● Exercise prompt: The line containing "p/n = 12/76" marks the end, so write out exactly every line from the top of the entries below through that one.

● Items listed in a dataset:
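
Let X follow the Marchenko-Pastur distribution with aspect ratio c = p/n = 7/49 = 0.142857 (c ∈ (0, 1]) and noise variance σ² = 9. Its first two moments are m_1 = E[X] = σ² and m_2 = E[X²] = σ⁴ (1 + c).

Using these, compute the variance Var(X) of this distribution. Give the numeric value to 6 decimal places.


m_1 = E[X] = σ² = 9, so m_1² = 81.
m_2 = E[X²] = σ⁴ (1 + c) = 81 · (1 + 0.142857) = 81 · 1.142857 = 92.571429.
(Note m_2 − m_1² simplifies to c · σ⁴ = 0.142857 · 81.)

Var(X) = m_2 − m_1² = 92.571429 − 81 = 11.571429.


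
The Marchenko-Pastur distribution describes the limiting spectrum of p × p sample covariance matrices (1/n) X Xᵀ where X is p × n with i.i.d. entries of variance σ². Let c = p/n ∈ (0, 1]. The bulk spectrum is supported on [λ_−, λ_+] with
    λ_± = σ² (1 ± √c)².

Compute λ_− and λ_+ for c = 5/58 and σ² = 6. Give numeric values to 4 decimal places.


c = 5/58 = 0.086207; √c = 0.293610.
λ_− = σ² (1 − √c)² = 6 · (1 − 0.293610)² = 6 · (0.706390)² = 2.993920.
λ_+ = σ² (1 + √c)² = 6 · (1 + 0.293610)² = 6 · (1.293610)² = 10.040563.

Rounded to 4 decimal places: λ_− ≈ 2.9939, λ_+ ≈ 10.0406.


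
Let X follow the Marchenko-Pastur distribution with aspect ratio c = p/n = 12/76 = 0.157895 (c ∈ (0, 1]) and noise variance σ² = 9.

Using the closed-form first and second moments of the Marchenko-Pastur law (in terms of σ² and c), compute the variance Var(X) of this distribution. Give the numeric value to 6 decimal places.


Recall the MP moments m_1 = E[X] = σ² and m_2 = E[X²] = σ⁴ (1 + c).
m_1 = E[X] = σ² = 9, so m_1² = 81.
m_2 = E[X²] = σ⁴ (1 + c) = 81 · (1 + 0.157895) = 81 · 1.157895 = 93.789474.
(Note m_2 − m_1² simplifies to c · σ⁴ = 0.157895 · 81.)

Var(X) = m_2 − m_1² = 93.789474 − 81 = 12.789474.


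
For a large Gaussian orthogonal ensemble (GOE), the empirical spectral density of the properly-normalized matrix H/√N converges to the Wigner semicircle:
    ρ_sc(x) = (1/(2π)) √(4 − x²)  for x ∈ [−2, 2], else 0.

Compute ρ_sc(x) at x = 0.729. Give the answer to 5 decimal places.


ρ_sc(x) = (1/(2π)) √(4 − x²). With x = 0.729:
  4 − x² = 4 − (0.729)² = 4 − 0.531441 = 3.468559.
  √(4 − x²) = 1.862407.
  1/(2π) = 0.159155.
  ρ_sc(0.729) = 0.159155 · 1.862407 = 0.296411.

Rounded to 5 decimal places: ρ_sc(0.729) ≈ 0.29641.


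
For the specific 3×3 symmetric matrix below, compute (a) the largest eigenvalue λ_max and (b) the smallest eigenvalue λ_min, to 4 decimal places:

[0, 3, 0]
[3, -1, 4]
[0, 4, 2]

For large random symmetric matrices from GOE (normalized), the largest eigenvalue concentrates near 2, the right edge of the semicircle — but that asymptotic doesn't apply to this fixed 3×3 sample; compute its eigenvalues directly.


Since M is real symmetric, all three eigenvalues are real; they are the roots of det(λI − M) = λ³ − (tr M) λ² + s λ − det M, where s is the sum of the principal 2×2 minors.
tr M = 0 + (-1) + 2 = 1.
s = (0·(-1) − 3²) + (0·2 − 0²) + ((-1)·2 − 4²) = -9 + 0 + (-18) = -27.
det M (expand along row 1) = 0·(-18) − 3·6 + 0·12 = -18.
Characteristic polynomial: λ³ − λ² − 27λ + 18 = 0.
Substitute λ = y + (tr M)/3 = y + 0.333333 to remove the quadratic term: y³ + p·y + q = 0 with p = s − (tr M)²/3 = -27.333333 and q = −2(tr M)³/27 + (tr M)·s/3 − det M = 8.925926.
Three real roots ⇒ use the trigonometric (Viète) form: r = 2√(−p/3) = 6.036923, φ = arccos(3q/(p·r)) = arccos(-0.162280) = 1.733798 rad.
y_k = r·cos(φ/3 − 2πk/3) for k = 0, 1, 2 gives y = 5.056490, 0.327847, -5.384338.
λ_k = y_k + 0.333333 gives λ = 5.3898, 0.6612, -5.0510 (check: the sum is 1.0000 = tr M).

Hence λ_max = 5.3898 and λ_min = -5.0510.


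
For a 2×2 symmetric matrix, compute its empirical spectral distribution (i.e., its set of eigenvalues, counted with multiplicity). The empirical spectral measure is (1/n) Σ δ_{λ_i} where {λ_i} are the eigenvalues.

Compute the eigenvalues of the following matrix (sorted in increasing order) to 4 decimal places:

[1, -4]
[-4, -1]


Since M is real symmetric, both eigenvalues are real; they are the roots of det(λI − M) = λ² − (tr M) λ + det M.
tr M = 1 + (-1) = 0.
det M = 1·(-1) − (-4)² = -1 − 16 = -17.
Characteristic polynomial: λ² − 17 = 0.
Discriminant Δ = (tr M)² − 4·det M = 0 − (-68) = 68; √Δ = 8.246211.
λ = (tr M ± √Δ)/2 = (0 ± 8.246211)/2, giving (tr M − √Δ)/2 = -4.1231 and (tr M + √Δ)/2 = 4.1231.

Eigenvalues sorted in increasing order: [-4.1231, 4.1231].


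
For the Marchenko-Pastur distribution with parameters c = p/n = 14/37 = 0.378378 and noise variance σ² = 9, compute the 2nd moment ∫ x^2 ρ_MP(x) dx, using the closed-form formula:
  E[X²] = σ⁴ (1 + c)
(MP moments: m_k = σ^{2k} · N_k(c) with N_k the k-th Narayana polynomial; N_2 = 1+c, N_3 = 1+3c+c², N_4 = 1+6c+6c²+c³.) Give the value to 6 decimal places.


E[X²] = σ⁴ (1 + c) (second MP moment). With σ² = 9 (so σ⁴ = 81) and c = 14/37 = 0.378378: E[X²] = 81 · (1 + 0.378378) = 81 · 1.378378.

So E[X^2] = 111.648649.


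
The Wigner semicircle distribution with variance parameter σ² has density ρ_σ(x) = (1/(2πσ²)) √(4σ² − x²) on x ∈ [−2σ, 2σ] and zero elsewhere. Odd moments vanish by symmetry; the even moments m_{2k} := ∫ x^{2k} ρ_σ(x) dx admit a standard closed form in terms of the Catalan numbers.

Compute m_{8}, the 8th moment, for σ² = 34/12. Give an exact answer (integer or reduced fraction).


By the scaled semicircle moment identity, m_{2k} = σ^{2k} · C_k with k = 4.
C_4 = (1/(k+1)) · C(2k, k) = (1/5) · C(8, 4) = (1/5) · 70 = 14.
σ^{2k} = (σ²)^k = (34/12)^4 = 83521/1296.

Therefore m_{8} = σ^{8} · C_4 = (83521/1296) · 14 = 584647/648.


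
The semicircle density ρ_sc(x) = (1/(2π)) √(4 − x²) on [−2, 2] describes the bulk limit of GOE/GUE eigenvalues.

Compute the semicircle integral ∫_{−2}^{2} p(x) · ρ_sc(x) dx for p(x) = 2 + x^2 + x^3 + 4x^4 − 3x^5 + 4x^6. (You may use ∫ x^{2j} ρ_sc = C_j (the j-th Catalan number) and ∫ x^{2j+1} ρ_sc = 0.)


Write p(x) = Σ a_i x^i, split into monomials and integrate each against ρ_sc separately.
Using ∫ x^{2j} ρ_sc = C_j = (1/(j+1)) C(2j, j) (Catalan numbers) and ∫ x^{2j+1} ρ_sc = 0 (odd monomials vanish by symmetry):
  i = 0 (even): a_0 · C_{0} = 2 · 1 = 2
  i = 2 (even): a_2 · C_{1} = 1 · 1 = 1
  i = 3 (odd): ∫ x^3 ρ_sc = 0 (vanishes)
  i = 4 (even): a_4 · C_{2} = 4 · 2 = 8
  i = 5 (odd): ∫ x^5 ρ_sc = 0 (vanishes)
  i = 6 (even): a_6 · C_{3} = 4 · 5 = 20

Summing the contributions: ∫_{−2}^{2} p(x) ρ_sc(x) dx = 2 + 1 + 8 + 20 = 31.


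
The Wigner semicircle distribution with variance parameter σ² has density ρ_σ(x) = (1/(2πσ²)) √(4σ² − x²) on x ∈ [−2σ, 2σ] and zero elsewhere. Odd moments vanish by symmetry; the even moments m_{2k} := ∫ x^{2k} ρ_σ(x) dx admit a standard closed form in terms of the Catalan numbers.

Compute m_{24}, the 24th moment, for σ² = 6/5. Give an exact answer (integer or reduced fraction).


By the scaled semicircle moment identity, m_{2k} = σ^{2k} · C_k with k = 12.
C_12 = (1/(k+1)) · C(2k, k) = (1/13) · C(24, 12) = (1/13) · 2704156 = 208012.
σ^{2k} = (σ²)^k = (6/5)^12 = 2176782336/244140625.

Therefore m_{24} = σ^{24} · C_12 = (2176782336/244140625) · 208012 = 452796847276032/244140625.


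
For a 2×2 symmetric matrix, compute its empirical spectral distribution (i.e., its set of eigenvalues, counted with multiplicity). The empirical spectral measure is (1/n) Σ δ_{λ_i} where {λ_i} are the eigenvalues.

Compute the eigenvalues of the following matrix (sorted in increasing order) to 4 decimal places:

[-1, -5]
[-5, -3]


Since M is real symmetric, both eigenvalues are real; they are the roots of det(λI − M) = λ² − (tr M) λ + det M.
tr M = -1 + (-3) = -4.
det M = (-1)·(-3) − (-5)² = 3 − 25 = -22.
Characteristic polynomial: λ² + 4λ − 22 = 0.
Discriminant Δ = (tr M)² − 4·det M = 16 − (-88) = 104; √Δ = 10.198039.
λ = (tr M ± √Δ)/2 = (-4 ± 10.198039)/2, giving (tr M − √Δ)/2 = -7.0990 and (tr M + √Δ)/2 = 3.0990.

Eigenvalues sorted in increasing order: [-7.0990, 3.0990].


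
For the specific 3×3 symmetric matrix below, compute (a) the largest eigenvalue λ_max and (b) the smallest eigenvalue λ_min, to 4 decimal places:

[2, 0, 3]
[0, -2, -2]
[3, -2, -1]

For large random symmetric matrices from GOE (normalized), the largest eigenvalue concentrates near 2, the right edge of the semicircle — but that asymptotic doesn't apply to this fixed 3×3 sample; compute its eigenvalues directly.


Since M is real symmetric, all three eigenvalues are real; they are the roots of det(λI − M) = λ³ − (tr M) λ² + s λ − det M, where s is the sum of the principal 2×2 minors.
tr M = 2 + (-2) + (-1) = -1.
s = (2·(-2) − 0²) + (2·(-1) − 3²) + ((-2)·(-1) − (-2)²) = -4 + (-11) + (-2) = -17.
det M (expand along row 1) = 2·(-2) − 0·6 + 3·6 = 14.
Characteristic polynomial: λ³ + λ² − 17λ − 14 = 0.
Substitute λ = y + (tr M)/3 = y − 0.333333 to remove the quadratic term: y³ + p·y + q = 0 with p = s − (tr M)²/3 = -17.333333 and q = −2(tr M)³/27 + (tr M)·s/3 − det M = -8.259259.
Three real roots ⇒ use the trigonometric (Viète) form: r = 2√(−p/3) = 4.807402, φ = arccos(3q/(p·r)) = arccos(0.297351) = 1.268879 rad.
y_k = r·cos(φ/3 − 2πk/3) for k = 0, 1, 2 gives y = 4.383764, -0.482996, -3.900768.
λ_k = y_k − 0.333333 gives λ = 4.0504, -0.8163, -4.2341 (check: the sum is -1.0000 = tr M).

Hence λ_max = 4.0504 and λ_min = -4.2341.


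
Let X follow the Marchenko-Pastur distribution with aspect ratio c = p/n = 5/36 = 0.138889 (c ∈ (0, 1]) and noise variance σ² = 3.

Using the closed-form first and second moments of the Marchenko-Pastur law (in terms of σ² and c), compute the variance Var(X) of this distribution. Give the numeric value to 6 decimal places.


Recall the MP moments m_1 = E[X] = σ² and m_2 = E[X²] = σ⁴ (1 + c).
m_1 = E[X] = σ² = 3, so m_1² = 9.
m_2 = E[X²] = σ⁴ (1 + c) = 9 · (1 + 0.138889) = 9 · 1.138889 = 10.250000.
(Note m_2 − m_1² simplifies to c · σ⁴ = 0.138889 · 9.)

Var(X) = m_2 − m_1² = 10.250000 − 9 = 1.250000.


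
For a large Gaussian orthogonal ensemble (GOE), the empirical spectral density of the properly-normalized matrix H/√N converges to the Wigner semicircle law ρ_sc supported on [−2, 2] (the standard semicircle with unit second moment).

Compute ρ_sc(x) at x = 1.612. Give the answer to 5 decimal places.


ρ_sc(x) = (1/(2π)) √(4 − x²). With x = 1.612:
  4 − x² = 4 − (1.612)² = 4 − 2.598544 = 1.401456.
  √(4 − x²) = 1.183831.
  1/(2π) = 0.159155.
  ρ_sc(1.612) = 0.159155 · 1.183831 = 0.188413.

Rounded to 5 decimal places: ρ_sc(1.612) ≈ 0.18841.


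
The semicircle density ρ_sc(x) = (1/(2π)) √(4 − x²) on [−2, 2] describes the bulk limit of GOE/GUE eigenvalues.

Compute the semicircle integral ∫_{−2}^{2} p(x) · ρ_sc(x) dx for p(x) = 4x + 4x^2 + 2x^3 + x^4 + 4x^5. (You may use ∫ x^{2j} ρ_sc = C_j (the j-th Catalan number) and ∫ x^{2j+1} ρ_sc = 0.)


Write p(x) = Σ a_i x^i, split into monomials and integrate each against ρ_sc separately.
Using ∫ x^{2j} ρ_sc = C_j = (1/(j+1)) C(2j, j) (Catalan numbers) and ∫ x^{2j+1} ρ_sc = 0 (odd monomials vanish by symmetry):
  i = 1 (odd): ∫ x^1 ρ_sc = 0 (vanishes)
  i = 2 (even): a_2 · C_{1} = 4 · 1 = 4
  i = 3 (odd): ∫ x^3 ρ_sc = 0 (vanishes)
  i = 4 (even): a_4 · C_{2} = 1 · 2 = 2
  i = 5 (odd): ∫ x^5 ρ_sc = 0 (vanishes)

Summing the contributions: ∫_{−2}^{2} p(x) ρ_sc(x) dx = 4 + 2 = 6.


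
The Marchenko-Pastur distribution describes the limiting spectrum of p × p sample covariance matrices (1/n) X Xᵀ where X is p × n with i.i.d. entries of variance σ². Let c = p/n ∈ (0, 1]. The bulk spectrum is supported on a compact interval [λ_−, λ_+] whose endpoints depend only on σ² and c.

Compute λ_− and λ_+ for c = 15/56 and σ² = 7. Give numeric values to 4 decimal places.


c = 15/56 = 0.267857; √c = 0.517549.
λ_− = σ² (1 − √c)² = 7 · (1 − 0.517549)² = 7 · (0.482451)² = 1.629312.
λ_+ = σ² (1 + √c)² = 7 · (1 + 0.517549)² = 7 · (1.517549)² = 16.120688.

Rounded to 4 decimal places: λ_− ≈ 1.6293, λ_+ ≈ 16.1207.


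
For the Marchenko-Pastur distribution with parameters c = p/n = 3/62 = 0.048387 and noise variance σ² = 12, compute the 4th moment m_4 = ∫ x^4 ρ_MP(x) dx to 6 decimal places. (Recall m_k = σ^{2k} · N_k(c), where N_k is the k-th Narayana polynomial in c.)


E[X⁴] = σ⁸ (1 + 6c + 6c² + c³) (fourth MP moment). With σ² = 12 (so σ⁸ = 20736) and c = 3/62 = 0.048387: E[X⁴] = 20736 · (1 + 6·0.048387 + 6·(0.048387)² + (0.048387)³) = 20736 · 1.304484.

So E[X^4] = 27049.774764.


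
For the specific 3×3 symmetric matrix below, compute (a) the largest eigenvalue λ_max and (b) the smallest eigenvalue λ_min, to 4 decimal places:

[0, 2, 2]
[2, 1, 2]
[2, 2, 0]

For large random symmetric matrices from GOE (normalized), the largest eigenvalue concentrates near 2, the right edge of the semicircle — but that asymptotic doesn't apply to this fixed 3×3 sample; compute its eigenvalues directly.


Since M is real symmetric, all three eigenvalues are real; they are the roots of det(λI − M) = λ³ − (tr M) λ² + s λ − det M, where s is the sum of the principal 2×2 minors.
tr M = 0 + 1 + 0 = 1.
s = (0·1 − 2²) + (0·0 − 2²) + (1·0 − 2²) = -4 + (-4) + (-4) = -12.
det M (expand along row 1) = 0·(-4) − 2·(-4) + 2·2 = 12.
Characteristic polynomial: λ³ − λ² − 12λ − 12 = 0.
Substitute λ = y + (tr M)/3 = y + 0.333333 to remove the quadratic term: y³ + p·y + q = 0 with p = s − (tr M)²/3 = -12.333333 and q = −2(tr M)³/27 + (tr M)·s/3 − det M = -16.074074.
Three real roots ⇒ use the trigonometric (Viète) form: r = 2√(−p/3) = 4.055175, φ = arccos(3q/(p·r)) = arccos(0.964178) = 0.268470 rad.
y_k = r·cos(φ/3 − 2πk/3) for k = 0, 1, 2 gives y = 4.038948, -1.705615, -2.333333.
λ_k = y_k + 0.333333 gives λ = 4.3723, -1.3723, -2.0000 (check: the sum is 1.0000 = tr M).

Hence λ_max = 4.3723 and λ_min = -2.0000.


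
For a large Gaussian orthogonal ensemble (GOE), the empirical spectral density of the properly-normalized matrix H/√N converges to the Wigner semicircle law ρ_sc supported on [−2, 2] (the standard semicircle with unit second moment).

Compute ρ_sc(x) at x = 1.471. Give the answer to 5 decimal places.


ρ_sc(x) = (1/(2π)) √(4 − x²). With x = 1.471:
  4 − x² = 4 − (1.471)² = 4 − 2.163841 = 1.836159.
  √(4 − x²) = 1.355049.
  1/(2π) = 0.159155.
  ρ_sc(1.471) = 0.159155 · 1.355049 = 0.215663.

Rounded to 5 decimal places: ρ_sc(1.471) ≈ 0.21566.


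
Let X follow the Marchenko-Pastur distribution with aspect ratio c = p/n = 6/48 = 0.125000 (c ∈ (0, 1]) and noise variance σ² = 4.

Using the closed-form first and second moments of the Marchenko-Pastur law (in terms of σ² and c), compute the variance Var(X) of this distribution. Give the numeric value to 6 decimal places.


Recall the MP moments m_1 = E[X] = σ² and m_2 = E[X²] = σ⁴ (1 + c).
m_1 = E[X] = σ² = 4, so m_1² = 16.
m_2 = E[X²] = σ⁴ (1 + c) = 16 · (1 + 0.125000) = 16 · 1.125000 = 18.000000.
(Note m_2 − m_1² simplifies to c · σ⁴ = 0.125000 · 16.)

Var(X) = m_2 − m_1² = 18.000000 − 16 = 2.000000.


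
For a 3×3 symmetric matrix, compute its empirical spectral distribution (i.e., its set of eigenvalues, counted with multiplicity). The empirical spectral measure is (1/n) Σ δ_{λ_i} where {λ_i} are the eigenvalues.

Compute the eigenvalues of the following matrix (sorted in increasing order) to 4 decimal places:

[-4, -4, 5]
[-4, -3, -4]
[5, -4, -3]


Since M is real symmetric, all three eigenvalues are real; they are the roots of det(λI − M) = λ³ − (tr M) λ² + s λ − det M, where s is the sum of the principal 2×2 minors.
tr M = -4 + (-3) + (-3) = -10.
s = ((-4)·(-3) − (-4)²) + ((-4)·(-3) − 5²) + ((-3)·(-3) − (-4)²) = -4 + (-13) + (-7) = -24.
det M (expand along row 1) = (-4)·(-7) − (-4)·32 + 5·31 = 311.
Characteristic polynomial: λ³ + 10λ² − 24λ − 311 = 0.
Substitute λ = y + (tr M)/3 = y − 3.333333 to remove the quadratic term: y³ + p·y + q = 0 with p = s − (tr M)²/3 = -57.333333 and q = −2(tr M)³/27 + (tr M)·s/3 − det M = -156.925926.
Three real roots ⇒ use the trigonometric (Viète) form: r = 2√(−p/3) = 8.743251, φ = arccos(3q/(p·r)) = arccos(0.939152) = 0.350644 rad.
y_k = r·cos(φ/3 − 2πk/3) for k = 0, 1, 2 gives y = 8.683598, -3.458802, -5.224795.
λ_k = y_k − 3.333333 gives λ = 5.3503, -6.7921, -8.5581 (check: the sum is -10.0000 = tr M).

Eigenvalues sorted in increasing order: [-8.5581, -6.7921, 5.3503].


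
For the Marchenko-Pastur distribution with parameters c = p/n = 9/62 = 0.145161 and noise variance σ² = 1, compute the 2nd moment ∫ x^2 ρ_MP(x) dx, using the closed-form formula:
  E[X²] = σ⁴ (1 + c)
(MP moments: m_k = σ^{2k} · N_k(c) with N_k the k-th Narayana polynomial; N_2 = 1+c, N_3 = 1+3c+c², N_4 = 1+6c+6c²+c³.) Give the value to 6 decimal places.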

● Written response:
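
Let X follow the Marchenko-Pastur distribution with aspect ratio c = p/n = 7/49 = 0.142857 (c ∈ (0, 1]) and noise variance σ² = 9. Its first two moments are m_1 = E[X] = σ² and m_2 = E[X²] = σ⁴ (1 + c).

Using these, compute the variance Var(X) of this distribution. Give the numeric value to 6 decimal places.


m_1 = E[X] = σ² = 9, so m_1² = 81.
m_2 = E[X²] = σ⁴ (1 + c) = 81 · (1 + 0.142857) = 81 · 1.142857 = 92.571429.
(Note m_2 − m_1² simplifies to c · σ⁴ = 0.142857 · 81.)

Var(X) = m_2 − m_1² = 92.571429 − 81 = 11.571429.


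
The Marchenko-Pastur distribution describes the limiting spectrum of p × p sample covariance matrices (1/n) X Xᵀ where X is p × n with i.i.d. entries of variance σ². Let c = p/n ∈ (0, 1]. The bulk spectrum is supported on [λ_−, λ_+] with
    λ_± = σ² (1 ± √c)².

Compute λ_− and λ_+ for c = 5/58 and σ² = 6. Give numeric values to 4 decimal places.


c = 5/58 = 0.086207; √c = 0.293610.
λ_− = σ² (1 − √c)² = 6 · (1 − 0.293610)² = 6 · (0.706390)² = 2.993920.
λ_+ = σ² (1 + √c)² = 6 · (1 + 0.293610)² = 6 · (1.293610)² = 10.040563.

Rounded to 4 decimal places: λ_− ≈ 2.9939, λ_+ ≈ 10.0406.


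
Let X follow the Marchenko-Pastur distribution with aspect ratio c = p/n = 12/76 = 0.157895 (c ∈ (0, 1]) and noise variance σ² = 9.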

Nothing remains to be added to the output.